------ Given records ------
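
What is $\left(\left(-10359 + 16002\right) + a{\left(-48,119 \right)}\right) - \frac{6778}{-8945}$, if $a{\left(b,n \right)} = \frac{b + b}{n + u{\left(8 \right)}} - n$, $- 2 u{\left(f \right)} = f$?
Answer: $\frac{227292858}{41147} \approx 5523.9$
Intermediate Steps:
$u{\left(f \right)} = - \frac{f}{2}$
$a{\left(b,n \right)} = - n + \frac{2 b}{-4 + n}$ ($a{\left(b,n \right)} = \frac{b + b}{n - 4} - n = \frac{2 b}{n - 4} - n = \frac{2 b}{-4 + n} - n = - n + \frac{2 b}{-4 + n}$)
$\left(\left(-10359 + 16002\right) + a{\left(-48,119 \right)}\right) - \frac{6778}{-8945} = \left(\left(-10359 + 16002\right) + \frac{- 119^{2} + 2 \left(-48\right) + 4 \cdot 119}{-4 + 119}\right) - \frac{6778}{-8945} = \left(5643 + \frac{\left(-1\right) 14161 - 96 + 476}{115}\right) - 6778 \left(- \frac{1}{8945}\right) = \left(5643 + \frac{-14161 - 96 + 476}{115}\right) - - \frac{6778}{8945} = \left(5643 + \frac{1}{115} \left(-13781\right)\right) + \frac{6778}{8945} = \left(5643 - \frac{13781}{115}\right) + \frac{6778}{8945} = \frac{635164}{115} + \frac{6778}{8945} = \frac{227292858}{41147}$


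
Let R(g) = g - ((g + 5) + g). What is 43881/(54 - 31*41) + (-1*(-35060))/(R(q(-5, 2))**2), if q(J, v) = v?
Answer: 40517851/59633 ≈ 679.45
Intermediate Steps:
R(g) = -5 - g (R(g) = g - ((5 + g) + g) = g - (5 + 2*g) = g + (-5 - 2*g) = -5 - g)
43881/(54 - 31*41) + (-1*(-35060))/(R(q(-5, 2))**2) = 43881/(54 - 31*41) + (-1*(-35060))/((-5 - 1*2)**2) = 43881/(54 - 1271) + 35060/((-5 - 2)**2) = 43881/(-1217) + 35060/((-7)**2) = 43881*(-1/1217) + 35060/49 = -43881/1217 + 35060*(1/49) = -43881/1217 + 35060/49 = 40517851/59633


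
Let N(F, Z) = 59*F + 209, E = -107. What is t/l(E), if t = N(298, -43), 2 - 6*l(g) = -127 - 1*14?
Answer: 106746/143 ≈ 746.48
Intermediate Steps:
l(g) = 143/6 (l(g) = ⅓ - (-127 - 1*14)/6 = ⅓ - (-127 - 14)/6 = ⅓ - ⅙*(-141) = ⅓ + 47/2 = 143/6)
N(F, Z) = 209 + 59*F
t = 17791 (t = 209 + 59*298 = 209 + 17582 = 17791)
t/l(E) = 17791/(143/6) = 17791*(6/143) = 106746/143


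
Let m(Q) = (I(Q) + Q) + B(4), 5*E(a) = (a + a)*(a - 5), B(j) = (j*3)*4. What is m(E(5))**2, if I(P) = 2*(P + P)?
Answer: 2304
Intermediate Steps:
B(j) = 12*j (B(j) = (3*j)*4 = 12*j)
I(P) = 4*P (I(P) = 2*(2*P) = 4*P)
E(a) = 2*a*(-5 + a)/5 (E(a) = ((a + a)*(a - 5))/5 = ((2*a)*(-5 + a))/5 = (2*a*(-5 + a))/5 = 2*a*(-5 + a)/5)
m(Q) = 48 + 5*Q (m(Q) = (4*Q + Q) + 12*4 = 5*Q + 48 = 48 + 5*Q)
m(E(5))**2 = (48 + 5*((2/5)*5*(-5 + 5)))**2 = (48 + 5*((2/5)*5*0))**2 = (48 + 5*0)**2 = (48 + 0)**2 = 48**2 = 2304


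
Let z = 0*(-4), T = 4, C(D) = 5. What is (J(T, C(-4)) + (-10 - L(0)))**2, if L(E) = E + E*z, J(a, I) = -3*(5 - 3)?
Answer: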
------
#### Work item:
Your reply should hold every line from the data that contains "Answer", copied in full.

#### Result of this task:
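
Answer: $\frac{227292858}{41147} \approx 5523.9$
Answer: 40517851/59633 ≈ 679.45
Answer: 106746/143 ≈ 746.48
Answer: 2304
Answer: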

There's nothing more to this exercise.